__Your task__:
The expected answer is the set of lines in the data below between the line holding "A particle is confined to a two-dimensional" and the line holding "An electron moves in a 1D", inclusive, written out exactly.

__Supplied material__:

=== Begin Enclosure ===

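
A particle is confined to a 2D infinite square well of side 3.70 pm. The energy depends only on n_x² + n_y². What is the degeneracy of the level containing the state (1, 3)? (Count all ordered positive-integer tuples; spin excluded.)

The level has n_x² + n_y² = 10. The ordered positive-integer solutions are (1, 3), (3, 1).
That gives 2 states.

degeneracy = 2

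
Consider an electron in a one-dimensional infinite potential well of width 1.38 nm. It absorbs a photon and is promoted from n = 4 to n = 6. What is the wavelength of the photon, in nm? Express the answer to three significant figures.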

=== End Enclosure ===
=== Begin Enclosure ===

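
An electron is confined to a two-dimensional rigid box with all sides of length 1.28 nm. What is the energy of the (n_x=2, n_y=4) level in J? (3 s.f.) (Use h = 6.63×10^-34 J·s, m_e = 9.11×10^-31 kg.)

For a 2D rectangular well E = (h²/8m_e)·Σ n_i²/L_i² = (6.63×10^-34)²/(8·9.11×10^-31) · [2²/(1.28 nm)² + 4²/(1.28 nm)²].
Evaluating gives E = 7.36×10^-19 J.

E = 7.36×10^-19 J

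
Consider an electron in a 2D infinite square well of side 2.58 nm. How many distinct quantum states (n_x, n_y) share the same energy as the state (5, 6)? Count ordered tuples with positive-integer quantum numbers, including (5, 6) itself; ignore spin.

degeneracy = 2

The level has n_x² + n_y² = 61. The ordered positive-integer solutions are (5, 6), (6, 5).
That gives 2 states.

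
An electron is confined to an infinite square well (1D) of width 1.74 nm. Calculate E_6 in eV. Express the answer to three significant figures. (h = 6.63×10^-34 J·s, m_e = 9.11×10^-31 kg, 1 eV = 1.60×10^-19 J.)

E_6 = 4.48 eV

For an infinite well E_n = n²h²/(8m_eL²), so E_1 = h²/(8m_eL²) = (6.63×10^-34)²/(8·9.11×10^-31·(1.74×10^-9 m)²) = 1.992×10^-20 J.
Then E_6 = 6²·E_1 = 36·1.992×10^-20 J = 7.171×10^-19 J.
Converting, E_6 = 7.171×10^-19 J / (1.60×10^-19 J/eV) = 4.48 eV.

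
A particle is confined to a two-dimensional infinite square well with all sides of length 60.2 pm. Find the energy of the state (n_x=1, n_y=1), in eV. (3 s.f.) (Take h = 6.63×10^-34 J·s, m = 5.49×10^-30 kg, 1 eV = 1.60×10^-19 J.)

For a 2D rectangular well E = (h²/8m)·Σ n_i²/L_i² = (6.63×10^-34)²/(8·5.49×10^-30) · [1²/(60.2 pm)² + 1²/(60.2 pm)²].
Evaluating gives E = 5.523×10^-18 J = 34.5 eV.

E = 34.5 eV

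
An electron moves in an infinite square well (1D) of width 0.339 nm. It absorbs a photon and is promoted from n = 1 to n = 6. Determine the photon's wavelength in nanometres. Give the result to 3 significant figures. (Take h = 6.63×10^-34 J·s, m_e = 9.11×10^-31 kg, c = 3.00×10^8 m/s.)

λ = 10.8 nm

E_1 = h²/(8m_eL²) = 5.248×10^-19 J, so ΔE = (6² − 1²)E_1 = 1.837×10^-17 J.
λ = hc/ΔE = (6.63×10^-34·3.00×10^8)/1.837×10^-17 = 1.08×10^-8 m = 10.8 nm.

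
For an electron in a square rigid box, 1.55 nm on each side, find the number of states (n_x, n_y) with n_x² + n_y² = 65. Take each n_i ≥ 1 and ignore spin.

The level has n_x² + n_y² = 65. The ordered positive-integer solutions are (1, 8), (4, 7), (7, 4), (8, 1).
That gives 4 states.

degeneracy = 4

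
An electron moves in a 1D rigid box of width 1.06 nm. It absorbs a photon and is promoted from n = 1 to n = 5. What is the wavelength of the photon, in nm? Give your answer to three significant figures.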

=== End Enclosure ===
=== Begin Enclosure ===

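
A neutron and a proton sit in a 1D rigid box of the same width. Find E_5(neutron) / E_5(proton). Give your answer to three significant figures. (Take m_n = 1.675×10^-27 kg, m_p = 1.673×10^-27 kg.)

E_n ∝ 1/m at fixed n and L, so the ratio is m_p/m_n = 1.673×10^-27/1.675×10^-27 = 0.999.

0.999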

=== End Enclosure ===

__Written solution__:
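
A particle is confined to a two-dimensional infinite square well with all sides of length 60.2 pm. Find the energy of the state (n_x=1, n_y=1), in eV. (3 s.f.) (Take h = 6.63×10^-34 J·s, m = 5.49×10^-30 kg, 1 eV = 1.60×10^-19 J.)

For a 2D rectangular well E = (h²/8m)·Σ n_i²/L_i² = (6.63×10^-34)²/(8·5.49×10^-30) · [1²/(60.2 pm)² + 1²/(60.2 pm)²].
Evaluating gives E = 5.523×10^-18 J = 34.5 eV.

E = 34.5 eV

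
An electron moves in an infinite square well (1D) of width 0.339 nm. It absorbs a photon and is promoted from n = 1 to n = 6. Determine the photon's wavelength in nanometres. Give the result to 3 significant figures. (Take h = 6.63×10^-34 J·s, m_e = 9.11×10^-31 kg, c = 3.00×10^8 m/s.)

λ = 10.8 nm

E_1 = h²/(8m_eL²) = 5.248×10^-19 J, so ΔE = (6² − 1²)E_1 = 1.837×10^-17 J.
λ = hc/ΔE = (6.63×10^-34·3.00×10^8)/1.837×10^-17 = 1.08×10^-8 m = 10.8 nm.

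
For an electron in a square rigid box, 1.55 nm on each side, find the number of states (n_x, n_y) with n_x² + n_y² = 65. Take each n_i ≥ 1 and ignore spin.

The level has n_x² + n_y² = 65. The ordered positive-integer solutions are (1, 8), (4, 7), (7, 4), (8, 1).
That gives 4 states.

degeneracy = 4

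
An electron moves in a 1D rigid box of width 1.06 nm. It absorbs a photon and is promoted from n = 1 to n = 5. What is the wavelength of the photon, in nm? Give your answer to three significant figures.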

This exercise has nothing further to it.